* _Description of the task_
Write out the entries below once more, exactly.

(Information shown)

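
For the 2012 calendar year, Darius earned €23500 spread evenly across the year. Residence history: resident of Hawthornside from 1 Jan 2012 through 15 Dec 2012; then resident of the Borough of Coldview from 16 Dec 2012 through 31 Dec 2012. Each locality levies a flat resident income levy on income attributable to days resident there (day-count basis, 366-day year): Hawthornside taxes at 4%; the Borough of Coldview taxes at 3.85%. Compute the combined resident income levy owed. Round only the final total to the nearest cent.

Hawthornside, 1 Jan – 15 Dec 2012: 350 days → €23500 × 4% × 350/366 = €898.9071
The Borough of Coldview, 16 Dec – 31 Dec 2012: 16 days → €23500 × 3.85% × 16/366 = €39.5519
Total = €938.4590

€938.46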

(End Information shown)

* _Result of this exercise_
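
For the 2012 calendar year, Darius earned €23500 spread evenly across the year. Residence history: resident of Hawthornside from 1 Jan 2012 through 15 Dec 2012; then resident of the Borough of Coldview from 16 Dec 2012 through 31 Dec 2012. Each locality levies a flat resident income levy on income attributable to days resident there (day-count basis, 366-day year): Hawthornside taxes at 4%; the Borough of Coldview taxes at 3.85%. Compute the combined resident income levy owed. Round only the final total to the nearest cent.

Hawthornside, 1 Jan – 15 Dec 2012: 350 days → €23500 × 4% × 350/366 = €898.9071
The Borough of Coldview, 16 Dec – 31 Dec 2012: 16 days → €23500 × 3.85% × 16/366 = €39.5519
Total = €938.4590

€938.46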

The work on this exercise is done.